[AVAILABLE RECORDS]
..............................
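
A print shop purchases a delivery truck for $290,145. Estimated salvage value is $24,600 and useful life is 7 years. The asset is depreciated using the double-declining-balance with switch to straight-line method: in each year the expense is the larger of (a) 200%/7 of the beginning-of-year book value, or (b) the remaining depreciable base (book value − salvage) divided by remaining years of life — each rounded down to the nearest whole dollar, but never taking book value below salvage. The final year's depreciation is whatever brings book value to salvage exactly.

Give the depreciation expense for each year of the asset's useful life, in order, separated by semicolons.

$82,898; $59,213; $42,295; $30,211; $21,579; $15,414; $13,935

Depreciable base = $290,145 − $24,600 = $265,545.
Year 1: DB = ⌊$290,145 × 200%/7⌋ = $82,898; SL = ⌊$265,545/7⌋ = $37,935 → take DB $82,898. Book value $207,247.
Year 2: DB = ⌊$207,247 × 200%/7⌋ = $59,213; SL = ⌊$182,647/6⌋ = $30,441 → take DB $59,213. Book value $148,034.
Year 3: DB = ⌊$148,034 × 200%/7⌋ = $42,295; SL = ⌊$123,434/5⌋ = $24,686 → take DB $42,295. Book value $105,739.
Year 4: DB = ⌊$105,739 × 200%/7⌋ = $30,211; SL = ⌊$81,139/4⌋ = $20,284 → take DB $30,211. Book value $75,528.
Year 5: DB = ⌊$75,528 × 200%/7⌋ = $21,579; SL = ⌊$50,928/3⌋ = $16,976 → take DB $21,579. Book value $53,949.
Year 6: DB = ⌊$53,949 × 200%/7⌋ = $15,414; SL = ⌊$29,349/2⌋ = $14,674 → take DB $15,414. Book value $38,535.
Year 7 (final): $38,535 − $24,600 = $13,935. Book value $24,600.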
..............................
[EXERCISE INSTRUCTIONS]
Repeat each of the entries exactly as written.

[PROBLEM SOLUTION]
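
A print shop purchases a delivery truck for $290,145. Estimated salvage value is $24,600 and useful life is 7 years. The asset is depreciated using the double-declining-balance with switch to straight-line method: in each year the expense is the larger of (a) 200%/7 of the beginning-of-year book value, or (b) the remaining depreciable base (book value − salvage) divided by remaining years of life — each rounded down to the nearest whole dollar, but never taking book value below salvage. The final year's depreciation is whatever brings book value to salvage exactly.

Give the depreciation expense for each year of the asset's useful life, in order, separated by semicolons.

$82,898; $59,213; $42,295; $30,211; $21,579; $15,414; $13,935

Depreciable base = $290,145 − $24,600 = $265,545.
Year 1: DB = ⌊$290,145 × 200%/7⌋ = $82,898; SL = ⌊$265,545/7⌋ = $37,935 → take DB $82,898. Book value $207,247.
Year 2: DB = ⌊$207,247 × 200%/7⌋ = $59,213; SL = ⌊$182,647/6⌋ = $30,441 → take DB $59,213. Book value $148,034.
Year 3: DB = ⌊$148,034 × 200%/7⌋ = $42,295; SL = ⌊$123,434/5⌋ = $24,686 → take DB $42,295. Book value $105,739.
Year 4: DB = ⌊$105,739 × 200%/7⌋ = $30,211; SL = ⌊$81,139/4⌋ = $20,284 → take DB $30,211. Book value $75,528.
Year 5: DB = ⌊$75,528 × 200%/7⌋ = $21,579; SL = ⌊$50,928/3⌋ = $16,976 → take DB $21,579. Book value $53,949.
Year 6: DB = ⌊$53,949 × 200%/7⌋ = $15,414; SL = ⌊$29,349/2⌋ = $14,674 → take DB $15,414. Book value $38,535.
Year 7 (final): $38,535 − $24,600 = $13,935. Book value $24,600.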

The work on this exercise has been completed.